What this task involves: Once you reach the line that holds "Uniform flow occurs in a trapezoidal" in the listing below, output it and every line after it through the line that holds "A weedy earth", word for word.

Material provided:
# # # # # # #

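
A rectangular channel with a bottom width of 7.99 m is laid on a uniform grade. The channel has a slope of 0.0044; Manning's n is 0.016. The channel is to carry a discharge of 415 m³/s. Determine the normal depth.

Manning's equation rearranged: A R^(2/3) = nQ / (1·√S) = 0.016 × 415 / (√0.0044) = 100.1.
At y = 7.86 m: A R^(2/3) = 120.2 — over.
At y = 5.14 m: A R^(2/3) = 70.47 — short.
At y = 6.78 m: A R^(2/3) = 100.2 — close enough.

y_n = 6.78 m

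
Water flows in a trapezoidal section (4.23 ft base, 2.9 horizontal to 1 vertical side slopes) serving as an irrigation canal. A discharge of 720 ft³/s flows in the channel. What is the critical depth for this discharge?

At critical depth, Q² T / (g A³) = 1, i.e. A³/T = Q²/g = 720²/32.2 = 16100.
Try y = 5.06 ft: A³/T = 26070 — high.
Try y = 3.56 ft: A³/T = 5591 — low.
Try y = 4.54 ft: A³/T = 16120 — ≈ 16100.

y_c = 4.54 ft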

# # # # # # #

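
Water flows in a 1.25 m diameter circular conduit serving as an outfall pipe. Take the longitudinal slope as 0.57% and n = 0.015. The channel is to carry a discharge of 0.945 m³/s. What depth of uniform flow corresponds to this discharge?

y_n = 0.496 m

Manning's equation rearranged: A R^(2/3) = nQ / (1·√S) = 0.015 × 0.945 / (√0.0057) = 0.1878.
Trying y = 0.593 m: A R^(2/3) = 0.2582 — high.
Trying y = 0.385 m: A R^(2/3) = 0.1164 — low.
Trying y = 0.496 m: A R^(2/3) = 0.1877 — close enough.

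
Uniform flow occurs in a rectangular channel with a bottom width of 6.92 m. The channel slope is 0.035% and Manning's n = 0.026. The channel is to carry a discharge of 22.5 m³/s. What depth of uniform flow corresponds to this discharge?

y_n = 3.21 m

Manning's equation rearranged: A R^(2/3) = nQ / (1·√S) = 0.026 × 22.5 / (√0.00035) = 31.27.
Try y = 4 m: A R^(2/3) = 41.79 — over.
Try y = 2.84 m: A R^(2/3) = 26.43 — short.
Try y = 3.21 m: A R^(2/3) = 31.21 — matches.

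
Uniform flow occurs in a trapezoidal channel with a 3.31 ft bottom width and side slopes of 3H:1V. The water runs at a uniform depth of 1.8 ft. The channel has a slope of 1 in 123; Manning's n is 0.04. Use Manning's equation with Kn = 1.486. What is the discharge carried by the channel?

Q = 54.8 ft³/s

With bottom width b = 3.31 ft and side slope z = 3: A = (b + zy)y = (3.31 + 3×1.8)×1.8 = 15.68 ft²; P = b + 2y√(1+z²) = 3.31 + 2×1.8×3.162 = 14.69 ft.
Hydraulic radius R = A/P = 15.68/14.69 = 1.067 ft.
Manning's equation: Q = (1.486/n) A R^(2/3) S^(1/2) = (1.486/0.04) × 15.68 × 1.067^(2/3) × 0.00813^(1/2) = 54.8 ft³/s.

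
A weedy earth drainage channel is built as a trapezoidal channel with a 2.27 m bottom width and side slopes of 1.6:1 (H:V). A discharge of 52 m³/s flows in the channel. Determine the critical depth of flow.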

# # # # # # #

Answer to the exercise:
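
Uniform flow occurs in a trapezoidal channel with a 3.31 ft bottom width and side slopes of 3H:1V. The water runs at a uniform depth of 1.8 ft. The channel has a slope of 1 in 123; Manning's n is 0.04. Use Manning's equation with Kn = 1.486. What is the discharge carried by the channel?

Q = 54.8 ft³/s

With bottom width b = 3.31 ft and side slope z = 3: A = (b + zy)y = (3.31 + 3×1.8)×1.8 = 15.68 ft²; P = b + 2y√(1+z²) = 3.31 + 2×1.8×3.162 = 14.69 ft.
Hydraulic radius R = A/P = 15.68/14.69 = 1.067 ft.
Manning's equation: Q = (1.486/n) A R^(2/3) S^(1/2) = (1.486/0.04) × 15.68 × 1.067^(2/3) × 0.00813^(1/2) = 54.8 ft³/s.

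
A weedy earth drainage channel is built as a trapezoidal channel with a 2.27 m bottom width and side slopes of 1.6:1 (H:V). A discharge of 52 m³/s flows in the channel. Determine the critical depth of flow.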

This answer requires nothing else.